(Stored items)
=== Section Start ===
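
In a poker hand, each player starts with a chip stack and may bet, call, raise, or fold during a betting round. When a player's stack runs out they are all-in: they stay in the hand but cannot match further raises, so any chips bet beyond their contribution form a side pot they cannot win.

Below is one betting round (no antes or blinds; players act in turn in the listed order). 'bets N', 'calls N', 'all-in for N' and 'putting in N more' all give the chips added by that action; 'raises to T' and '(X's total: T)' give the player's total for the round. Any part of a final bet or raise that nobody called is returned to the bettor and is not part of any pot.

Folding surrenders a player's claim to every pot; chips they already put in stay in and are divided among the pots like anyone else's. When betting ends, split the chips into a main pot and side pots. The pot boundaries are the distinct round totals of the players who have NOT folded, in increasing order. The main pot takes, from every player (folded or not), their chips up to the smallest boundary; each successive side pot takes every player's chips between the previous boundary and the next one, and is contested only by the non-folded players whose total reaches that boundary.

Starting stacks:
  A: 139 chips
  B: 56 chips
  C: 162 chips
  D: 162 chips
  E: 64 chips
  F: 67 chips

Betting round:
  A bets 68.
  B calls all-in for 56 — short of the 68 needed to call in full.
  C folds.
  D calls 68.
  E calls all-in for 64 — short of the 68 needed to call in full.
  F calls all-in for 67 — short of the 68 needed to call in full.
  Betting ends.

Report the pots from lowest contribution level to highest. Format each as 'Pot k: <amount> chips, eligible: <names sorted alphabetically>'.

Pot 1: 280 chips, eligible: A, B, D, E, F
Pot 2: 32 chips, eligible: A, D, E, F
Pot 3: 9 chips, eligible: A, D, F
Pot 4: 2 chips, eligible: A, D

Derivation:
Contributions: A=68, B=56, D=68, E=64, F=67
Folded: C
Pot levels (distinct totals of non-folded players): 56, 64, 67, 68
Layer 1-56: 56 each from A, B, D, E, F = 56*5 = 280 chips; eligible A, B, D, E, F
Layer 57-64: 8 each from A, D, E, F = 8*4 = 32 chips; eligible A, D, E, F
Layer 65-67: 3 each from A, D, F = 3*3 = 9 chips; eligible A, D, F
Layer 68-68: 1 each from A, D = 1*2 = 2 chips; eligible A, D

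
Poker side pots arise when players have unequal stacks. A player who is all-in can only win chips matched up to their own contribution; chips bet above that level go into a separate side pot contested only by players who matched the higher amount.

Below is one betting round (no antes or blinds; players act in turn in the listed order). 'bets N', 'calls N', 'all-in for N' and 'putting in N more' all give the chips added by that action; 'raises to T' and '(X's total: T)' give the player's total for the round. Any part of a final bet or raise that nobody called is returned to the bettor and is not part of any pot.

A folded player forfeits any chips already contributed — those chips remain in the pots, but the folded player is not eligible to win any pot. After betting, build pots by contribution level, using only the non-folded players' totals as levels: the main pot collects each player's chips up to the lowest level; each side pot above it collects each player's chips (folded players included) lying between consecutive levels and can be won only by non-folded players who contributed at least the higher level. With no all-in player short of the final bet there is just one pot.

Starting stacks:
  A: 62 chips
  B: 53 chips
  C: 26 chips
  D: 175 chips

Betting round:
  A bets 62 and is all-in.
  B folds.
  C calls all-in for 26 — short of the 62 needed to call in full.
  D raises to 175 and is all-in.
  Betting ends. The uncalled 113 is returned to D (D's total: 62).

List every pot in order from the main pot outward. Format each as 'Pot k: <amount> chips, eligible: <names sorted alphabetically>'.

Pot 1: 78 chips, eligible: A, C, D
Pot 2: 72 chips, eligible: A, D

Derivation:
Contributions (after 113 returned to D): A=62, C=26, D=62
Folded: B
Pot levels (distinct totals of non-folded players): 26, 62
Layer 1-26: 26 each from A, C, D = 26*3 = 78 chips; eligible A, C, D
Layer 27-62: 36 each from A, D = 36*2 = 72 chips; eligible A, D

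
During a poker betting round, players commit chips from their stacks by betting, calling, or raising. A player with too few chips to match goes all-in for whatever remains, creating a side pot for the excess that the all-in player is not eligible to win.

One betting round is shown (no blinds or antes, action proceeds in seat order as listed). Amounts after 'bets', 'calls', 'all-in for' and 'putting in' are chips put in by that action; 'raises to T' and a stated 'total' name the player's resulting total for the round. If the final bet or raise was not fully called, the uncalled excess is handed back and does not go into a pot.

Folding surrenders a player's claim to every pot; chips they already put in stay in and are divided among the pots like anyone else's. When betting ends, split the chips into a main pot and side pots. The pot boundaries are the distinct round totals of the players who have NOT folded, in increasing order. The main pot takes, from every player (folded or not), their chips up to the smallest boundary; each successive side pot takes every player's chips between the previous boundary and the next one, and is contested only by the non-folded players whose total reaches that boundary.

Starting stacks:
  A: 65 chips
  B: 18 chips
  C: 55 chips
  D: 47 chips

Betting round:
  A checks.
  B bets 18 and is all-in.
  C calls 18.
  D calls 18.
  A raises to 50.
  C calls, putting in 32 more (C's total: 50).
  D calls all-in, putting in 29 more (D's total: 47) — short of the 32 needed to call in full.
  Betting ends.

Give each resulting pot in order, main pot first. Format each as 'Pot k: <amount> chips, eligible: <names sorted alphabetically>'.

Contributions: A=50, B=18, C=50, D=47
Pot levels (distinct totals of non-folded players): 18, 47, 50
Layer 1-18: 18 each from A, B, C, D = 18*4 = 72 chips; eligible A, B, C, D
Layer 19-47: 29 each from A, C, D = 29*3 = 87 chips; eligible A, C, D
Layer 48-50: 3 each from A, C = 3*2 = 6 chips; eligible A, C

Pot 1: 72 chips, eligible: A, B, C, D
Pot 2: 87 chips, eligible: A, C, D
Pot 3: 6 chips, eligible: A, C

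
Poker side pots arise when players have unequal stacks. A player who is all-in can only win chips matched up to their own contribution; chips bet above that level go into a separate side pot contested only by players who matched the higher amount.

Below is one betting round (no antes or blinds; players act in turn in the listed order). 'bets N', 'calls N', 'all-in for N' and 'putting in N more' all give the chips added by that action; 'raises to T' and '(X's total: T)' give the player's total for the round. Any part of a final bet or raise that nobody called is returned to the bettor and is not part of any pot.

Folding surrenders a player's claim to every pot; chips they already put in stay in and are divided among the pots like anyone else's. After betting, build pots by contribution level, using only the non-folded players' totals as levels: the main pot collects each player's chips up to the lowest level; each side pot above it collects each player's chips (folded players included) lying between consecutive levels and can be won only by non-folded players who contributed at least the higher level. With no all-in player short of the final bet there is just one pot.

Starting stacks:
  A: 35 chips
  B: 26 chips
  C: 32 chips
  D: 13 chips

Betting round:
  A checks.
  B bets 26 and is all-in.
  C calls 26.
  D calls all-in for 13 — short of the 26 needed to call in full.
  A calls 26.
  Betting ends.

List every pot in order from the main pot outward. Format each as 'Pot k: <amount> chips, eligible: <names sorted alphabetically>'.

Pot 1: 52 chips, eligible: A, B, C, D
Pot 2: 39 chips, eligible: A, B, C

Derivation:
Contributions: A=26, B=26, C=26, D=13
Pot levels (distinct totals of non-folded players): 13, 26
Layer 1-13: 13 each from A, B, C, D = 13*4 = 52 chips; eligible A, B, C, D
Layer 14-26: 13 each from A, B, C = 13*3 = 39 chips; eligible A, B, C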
=== Section End ===
=== Section Start ===
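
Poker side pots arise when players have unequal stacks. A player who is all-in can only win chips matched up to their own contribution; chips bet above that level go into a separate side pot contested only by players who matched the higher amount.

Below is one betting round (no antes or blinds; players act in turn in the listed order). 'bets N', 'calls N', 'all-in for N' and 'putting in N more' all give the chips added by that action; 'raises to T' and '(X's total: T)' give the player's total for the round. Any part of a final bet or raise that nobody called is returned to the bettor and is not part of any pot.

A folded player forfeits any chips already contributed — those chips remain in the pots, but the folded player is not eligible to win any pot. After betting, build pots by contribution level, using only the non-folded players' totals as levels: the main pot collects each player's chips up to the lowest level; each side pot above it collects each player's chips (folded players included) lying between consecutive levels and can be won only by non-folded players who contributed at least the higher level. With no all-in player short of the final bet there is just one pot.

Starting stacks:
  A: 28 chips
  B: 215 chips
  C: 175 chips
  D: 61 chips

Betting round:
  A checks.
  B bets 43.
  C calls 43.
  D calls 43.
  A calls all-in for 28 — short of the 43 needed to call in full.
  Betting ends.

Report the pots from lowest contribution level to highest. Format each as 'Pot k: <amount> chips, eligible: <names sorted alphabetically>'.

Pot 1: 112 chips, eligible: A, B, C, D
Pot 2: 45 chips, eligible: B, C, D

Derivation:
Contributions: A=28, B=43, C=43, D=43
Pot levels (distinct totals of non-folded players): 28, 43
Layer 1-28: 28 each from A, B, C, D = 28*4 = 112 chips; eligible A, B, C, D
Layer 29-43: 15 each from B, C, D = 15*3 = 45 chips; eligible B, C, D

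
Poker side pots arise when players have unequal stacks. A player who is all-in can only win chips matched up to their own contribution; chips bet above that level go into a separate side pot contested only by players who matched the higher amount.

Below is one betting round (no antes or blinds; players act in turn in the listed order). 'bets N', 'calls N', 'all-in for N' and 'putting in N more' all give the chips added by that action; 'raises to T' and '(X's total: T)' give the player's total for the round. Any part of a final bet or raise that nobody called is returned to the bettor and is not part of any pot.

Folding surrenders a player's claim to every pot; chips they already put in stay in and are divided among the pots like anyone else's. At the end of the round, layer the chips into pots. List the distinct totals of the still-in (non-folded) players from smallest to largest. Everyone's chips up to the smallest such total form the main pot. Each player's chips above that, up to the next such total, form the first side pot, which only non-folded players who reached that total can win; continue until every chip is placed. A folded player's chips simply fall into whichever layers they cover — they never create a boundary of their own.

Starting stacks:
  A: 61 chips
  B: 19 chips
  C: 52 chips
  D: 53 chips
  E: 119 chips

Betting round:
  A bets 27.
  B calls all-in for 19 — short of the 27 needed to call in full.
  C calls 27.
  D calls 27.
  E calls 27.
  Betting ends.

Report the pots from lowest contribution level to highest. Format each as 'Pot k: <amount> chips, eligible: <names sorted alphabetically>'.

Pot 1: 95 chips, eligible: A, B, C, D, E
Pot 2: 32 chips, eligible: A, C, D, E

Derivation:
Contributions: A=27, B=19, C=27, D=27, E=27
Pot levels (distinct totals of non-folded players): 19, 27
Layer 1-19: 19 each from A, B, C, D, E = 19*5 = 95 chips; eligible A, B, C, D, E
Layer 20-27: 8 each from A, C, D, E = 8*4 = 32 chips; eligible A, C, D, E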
=== Section End ===
=== Section Start ===
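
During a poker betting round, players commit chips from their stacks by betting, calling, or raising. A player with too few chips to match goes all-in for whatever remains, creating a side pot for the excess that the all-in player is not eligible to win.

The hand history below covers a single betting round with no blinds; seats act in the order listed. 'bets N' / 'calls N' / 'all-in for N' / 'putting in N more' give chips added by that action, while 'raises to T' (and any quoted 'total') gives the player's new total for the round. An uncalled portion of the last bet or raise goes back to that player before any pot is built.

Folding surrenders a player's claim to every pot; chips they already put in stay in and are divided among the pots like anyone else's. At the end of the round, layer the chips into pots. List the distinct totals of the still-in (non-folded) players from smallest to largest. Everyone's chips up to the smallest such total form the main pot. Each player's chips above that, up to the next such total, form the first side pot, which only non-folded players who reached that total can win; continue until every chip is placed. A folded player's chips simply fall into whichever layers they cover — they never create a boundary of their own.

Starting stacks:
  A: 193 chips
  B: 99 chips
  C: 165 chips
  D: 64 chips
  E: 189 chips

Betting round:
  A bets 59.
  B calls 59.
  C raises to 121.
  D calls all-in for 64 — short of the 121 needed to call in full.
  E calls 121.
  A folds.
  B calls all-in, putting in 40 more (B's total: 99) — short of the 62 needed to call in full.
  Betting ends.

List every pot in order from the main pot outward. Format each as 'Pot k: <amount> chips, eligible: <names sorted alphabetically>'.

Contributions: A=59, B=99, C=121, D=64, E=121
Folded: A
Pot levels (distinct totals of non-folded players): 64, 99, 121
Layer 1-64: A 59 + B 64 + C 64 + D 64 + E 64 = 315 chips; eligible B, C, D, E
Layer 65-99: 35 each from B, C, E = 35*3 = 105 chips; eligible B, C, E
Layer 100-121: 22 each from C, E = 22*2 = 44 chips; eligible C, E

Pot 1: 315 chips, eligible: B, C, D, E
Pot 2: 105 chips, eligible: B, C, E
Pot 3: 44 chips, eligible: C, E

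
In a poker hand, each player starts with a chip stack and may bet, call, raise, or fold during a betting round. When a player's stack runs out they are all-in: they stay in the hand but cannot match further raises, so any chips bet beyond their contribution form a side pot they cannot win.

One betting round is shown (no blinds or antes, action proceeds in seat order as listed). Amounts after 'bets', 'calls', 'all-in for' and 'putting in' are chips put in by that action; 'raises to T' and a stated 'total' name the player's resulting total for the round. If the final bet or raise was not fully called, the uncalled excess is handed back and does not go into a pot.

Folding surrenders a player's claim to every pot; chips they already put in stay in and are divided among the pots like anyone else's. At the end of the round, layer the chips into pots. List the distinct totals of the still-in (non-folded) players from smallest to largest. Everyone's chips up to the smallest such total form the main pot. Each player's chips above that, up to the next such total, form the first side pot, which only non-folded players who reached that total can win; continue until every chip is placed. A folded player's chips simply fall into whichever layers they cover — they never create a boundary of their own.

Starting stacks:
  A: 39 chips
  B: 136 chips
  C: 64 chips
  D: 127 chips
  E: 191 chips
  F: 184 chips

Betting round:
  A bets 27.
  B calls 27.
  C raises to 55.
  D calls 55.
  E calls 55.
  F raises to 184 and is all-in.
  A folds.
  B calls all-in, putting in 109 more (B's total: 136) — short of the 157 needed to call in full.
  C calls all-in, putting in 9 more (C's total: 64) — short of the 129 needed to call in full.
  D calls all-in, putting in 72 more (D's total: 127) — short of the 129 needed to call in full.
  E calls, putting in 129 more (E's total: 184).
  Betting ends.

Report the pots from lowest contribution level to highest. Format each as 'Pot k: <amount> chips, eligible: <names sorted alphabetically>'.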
=== Section End ===
What to do:
When you reach the line holding "C: 26 chips" in the records above, begin reproducing exactly, stop after the line holding "Betting ends. The", and output nothing else.

Task solution:
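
  C: 26 chips
  D: 175 chips

Betting round:
  A bets 62 and is all-in.
  B folds.
  C calls all-in for 26 — short of the 62 needed to call in full.
  D raises to 175 and is all-in.
  Betting ends. The uncalled 113 is returned to D (D's total: 62).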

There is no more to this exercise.